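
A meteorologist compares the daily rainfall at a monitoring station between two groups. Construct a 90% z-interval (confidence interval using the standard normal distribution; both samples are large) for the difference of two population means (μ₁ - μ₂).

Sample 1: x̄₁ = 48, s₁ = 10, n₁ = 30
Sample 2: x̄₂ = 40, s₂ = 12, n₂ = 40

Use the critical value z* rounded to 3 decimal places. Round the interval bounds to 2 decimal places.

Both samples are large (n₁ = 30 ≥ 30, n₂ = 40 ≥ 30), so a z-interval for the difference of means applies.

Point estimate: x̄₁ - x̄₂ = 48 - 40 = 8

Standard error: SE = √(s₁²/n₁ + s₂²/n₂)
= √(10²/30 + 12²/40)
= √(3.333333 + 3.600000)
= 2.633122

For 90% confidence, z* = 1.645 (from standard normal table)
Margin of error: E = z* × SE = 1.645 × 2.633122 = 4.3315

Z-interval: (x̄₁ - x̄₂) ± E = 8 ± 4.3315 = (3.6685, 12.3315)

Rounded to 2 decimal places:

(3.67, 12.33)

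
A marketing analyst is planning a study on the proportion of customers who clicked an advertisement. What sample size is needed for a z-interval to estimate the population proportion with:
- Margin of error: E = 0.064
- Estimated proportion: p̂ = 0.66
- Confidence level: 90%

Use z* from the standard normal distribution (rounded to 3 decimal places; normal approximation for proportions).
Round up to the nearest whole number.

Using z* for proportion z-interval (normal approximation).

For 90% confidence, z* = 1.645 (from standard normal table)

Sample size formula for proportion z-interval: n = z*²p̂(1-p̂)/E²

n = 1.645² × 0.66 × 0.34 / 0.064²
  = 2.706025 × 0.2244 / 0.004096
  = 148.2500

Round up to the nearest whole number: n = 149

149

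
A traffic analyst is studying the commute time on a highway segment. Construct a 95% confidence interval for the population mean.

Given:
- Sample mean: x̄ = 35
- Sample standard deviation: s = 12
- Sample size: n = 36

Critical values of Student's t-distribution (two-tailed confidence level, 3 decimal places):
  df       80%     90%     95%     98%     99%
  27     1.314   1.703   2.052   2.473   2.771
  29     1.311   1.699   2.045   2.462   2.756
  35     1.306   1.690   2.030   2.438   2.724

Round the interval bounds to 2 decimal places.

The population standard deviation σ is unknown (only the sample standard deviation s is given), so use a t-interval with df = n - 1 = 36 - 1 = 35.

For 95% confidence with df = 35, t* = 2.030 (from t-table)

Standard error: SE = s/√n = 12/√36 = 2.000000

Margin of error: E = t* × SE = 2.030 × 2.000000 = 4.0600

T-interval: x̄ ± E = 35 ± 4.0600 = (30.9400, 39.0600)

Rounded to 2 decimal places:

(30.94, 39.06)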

...

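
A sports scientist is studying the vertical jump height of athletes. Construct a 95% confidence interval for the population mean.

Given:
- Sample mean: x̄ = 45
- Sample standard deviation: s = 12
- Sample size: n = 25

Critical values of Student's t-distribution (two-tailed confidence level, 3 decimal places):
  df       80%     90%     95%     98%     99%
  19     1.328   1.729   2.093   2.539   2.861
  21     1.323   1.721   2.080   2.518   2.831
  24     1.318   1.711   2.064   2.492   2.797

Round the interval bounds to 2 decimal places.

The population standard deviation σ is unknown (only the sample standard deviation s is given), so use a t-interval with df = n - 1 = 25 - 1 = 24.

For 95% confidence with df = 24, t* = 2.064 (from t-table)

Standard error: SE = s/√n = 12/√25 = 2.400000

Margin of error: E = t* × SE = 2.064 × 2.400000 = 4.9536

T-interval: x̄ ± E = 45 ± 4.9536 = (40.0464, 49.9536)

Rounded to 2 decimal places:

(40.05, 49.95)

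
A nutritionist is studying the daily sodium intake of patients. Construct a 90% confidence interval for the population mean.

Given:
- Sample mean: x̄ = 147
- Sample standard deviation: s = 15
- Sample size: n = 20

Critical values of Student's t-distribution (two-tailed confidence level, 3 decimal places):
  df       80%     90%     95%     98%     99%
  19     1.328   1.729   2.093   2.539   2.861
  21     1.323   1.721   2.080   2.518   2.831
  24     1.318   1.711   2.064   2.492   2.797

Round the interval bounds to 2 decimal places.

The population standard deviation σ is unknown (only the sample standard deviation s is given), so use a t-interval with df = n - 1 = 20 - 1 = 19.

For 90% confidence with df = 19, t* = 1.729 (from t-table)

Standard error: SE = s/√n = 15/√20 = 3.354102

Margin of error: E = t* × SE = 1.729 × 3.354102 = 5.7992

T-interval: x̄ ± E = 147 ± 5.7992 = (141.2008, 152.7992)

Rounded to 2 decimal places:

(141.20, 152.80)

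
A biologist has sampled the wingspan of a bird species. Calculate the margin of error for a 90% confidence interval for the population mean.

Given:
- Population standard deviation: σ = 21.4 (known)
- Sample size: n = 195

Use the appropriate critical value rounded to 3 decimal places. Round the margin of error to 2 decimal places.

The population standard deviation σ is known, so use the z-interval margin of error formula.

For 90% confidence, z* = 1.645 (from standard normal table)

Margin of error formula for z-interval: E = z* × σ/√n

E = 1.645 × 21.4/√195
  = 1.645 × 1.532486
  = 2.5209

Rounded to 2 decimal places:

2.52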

Work item - If a line of the records contains the word "analyst", count it; give only the total.

Answer to this task - 2